Lines below starting with the line with "and P = (10, 7)." and going on through the line with "Solve the discrete" must be output exactly; the rest of the records must be left out.

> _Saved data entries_
────────────────────────────────────────

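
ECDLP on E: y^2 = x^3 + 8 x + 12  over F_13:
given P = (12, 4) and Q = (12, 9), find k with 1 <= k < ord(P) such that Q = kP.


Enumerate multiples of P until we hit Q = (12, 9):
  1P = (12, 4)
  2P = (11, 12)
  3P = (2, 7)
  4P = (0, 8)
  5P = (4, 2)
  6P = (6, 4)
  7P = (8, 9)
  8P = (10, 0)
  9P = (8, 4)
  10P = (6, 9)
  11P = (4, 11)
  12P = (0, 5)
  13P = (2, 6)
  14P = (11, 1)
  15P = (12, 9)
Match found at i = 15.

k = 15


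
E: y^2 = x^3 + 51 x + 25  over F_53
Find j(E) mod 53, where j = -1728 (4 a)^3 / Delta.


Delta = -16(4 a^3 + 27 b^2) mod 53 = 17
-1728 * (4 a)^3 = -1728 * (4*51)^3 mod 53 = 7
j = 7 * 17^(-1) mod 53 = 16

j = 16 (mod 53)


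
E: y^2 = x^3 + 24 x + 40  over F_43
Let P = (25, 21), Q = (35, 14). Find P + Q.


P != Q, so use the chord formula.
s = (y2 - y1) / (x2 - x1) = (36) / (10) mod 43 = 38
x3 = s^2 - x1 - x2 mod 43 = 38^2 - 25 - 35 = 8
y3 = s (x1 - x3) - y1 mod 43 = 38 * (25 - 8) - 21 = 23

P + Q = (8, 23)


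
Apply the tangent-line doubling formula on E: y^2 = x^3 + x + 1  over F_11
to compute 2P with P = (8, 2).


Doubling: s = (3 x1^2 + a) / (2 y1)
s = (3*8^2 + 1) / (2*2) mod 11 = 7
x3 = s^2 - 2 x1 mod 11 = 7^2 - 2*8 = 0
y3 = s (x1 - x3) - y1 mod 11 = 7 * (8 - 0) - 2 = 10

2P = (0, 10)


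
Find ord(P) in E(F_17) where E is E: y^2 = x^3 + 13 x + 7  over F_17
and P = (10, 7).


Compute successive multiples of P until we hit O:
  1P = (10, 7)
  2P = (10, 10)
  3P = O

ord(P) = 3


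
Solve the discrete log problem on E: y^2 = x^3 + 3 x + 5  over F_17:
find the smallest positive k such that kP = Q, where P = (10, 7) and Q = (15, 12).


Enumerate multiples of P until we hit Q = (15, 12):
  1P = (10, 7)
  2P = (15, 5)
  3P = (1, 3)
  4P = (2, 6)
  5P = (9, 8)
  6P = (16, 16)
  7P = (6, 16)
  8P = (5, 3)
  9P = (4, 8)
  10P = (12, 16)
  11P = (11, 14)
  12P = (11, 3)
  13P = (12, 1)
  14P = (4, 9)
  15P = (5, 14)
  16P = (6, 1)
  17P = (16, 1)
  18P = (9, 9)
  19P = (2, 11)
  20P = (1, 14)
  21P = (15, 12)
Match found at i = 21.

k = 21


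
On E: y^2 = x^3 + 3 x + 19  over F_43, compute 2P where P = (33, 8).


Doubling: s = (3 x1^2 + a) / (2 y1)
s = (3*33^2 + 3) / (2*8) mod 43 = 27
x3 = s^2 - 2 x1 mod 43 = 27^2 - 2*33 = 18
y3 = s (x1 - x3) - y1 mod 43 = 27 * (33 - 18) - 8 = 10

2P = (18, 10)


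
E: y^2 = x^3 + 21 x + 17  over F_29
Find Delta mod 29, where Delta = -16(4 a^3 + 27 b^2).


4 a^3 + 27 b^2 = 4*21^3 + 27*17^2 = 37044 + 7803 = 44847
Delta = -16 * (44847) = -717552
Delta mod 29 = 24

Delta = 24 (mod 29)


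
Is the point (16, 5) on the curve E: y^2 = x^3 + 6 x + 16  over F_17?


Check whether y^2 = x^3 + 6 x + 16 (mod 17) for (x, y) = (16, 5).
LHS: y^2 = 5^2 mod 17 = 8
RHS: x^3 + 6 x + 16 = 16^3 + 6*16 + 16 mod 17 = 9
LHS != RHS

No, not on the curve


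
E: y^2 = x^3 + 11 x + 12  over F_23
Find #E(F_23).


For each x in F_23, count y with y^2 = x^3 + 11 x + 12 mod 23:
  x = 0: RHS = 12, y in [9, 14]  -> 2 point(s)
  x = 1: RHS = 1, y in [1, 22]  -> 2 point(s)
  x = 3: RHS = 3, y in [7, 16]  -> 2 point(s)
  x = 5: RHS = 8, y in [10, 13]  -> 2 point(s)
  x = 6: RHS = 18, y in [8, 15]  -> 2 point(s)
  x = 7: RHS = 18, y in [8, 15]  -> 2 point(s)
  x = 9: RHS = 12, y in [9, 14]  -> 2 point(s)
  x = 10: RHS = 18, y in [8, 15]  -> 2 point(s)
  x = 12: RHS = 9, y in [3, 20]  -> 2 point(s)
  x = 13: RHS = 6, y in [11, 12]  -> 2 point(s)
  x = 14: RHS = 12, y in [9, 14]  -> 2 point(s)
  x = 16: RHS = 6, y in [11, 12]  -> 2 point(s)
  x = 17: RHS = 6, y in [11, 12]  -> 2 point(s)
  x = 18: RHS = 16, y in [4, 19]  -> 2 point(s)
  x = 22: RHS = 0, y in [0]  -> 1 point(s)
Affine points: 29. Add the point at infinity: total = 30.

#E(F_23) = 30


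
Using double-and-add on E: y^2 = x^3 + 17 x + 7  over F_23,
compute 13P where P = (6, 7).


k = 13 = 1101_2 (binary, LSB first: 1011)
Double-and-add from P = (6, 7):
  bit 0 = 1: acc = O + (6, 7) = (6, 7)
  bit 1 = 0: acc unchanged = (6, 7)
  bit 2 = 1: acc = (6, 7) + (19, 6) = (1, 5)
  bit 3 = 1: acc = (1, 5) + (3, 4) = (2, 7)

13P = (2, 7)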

────────────────────────────────────────

> _ANSWER BOX_
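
and P = (10, 7).


Compute successive multiples of P until we hit O:
  1P = (10, 7)
  2P = (10, 10)
  3P = O

ord(P) = 3


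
Solve the discrete log problem on E: y^2 = x^3 + 3 x + 5  over F_17: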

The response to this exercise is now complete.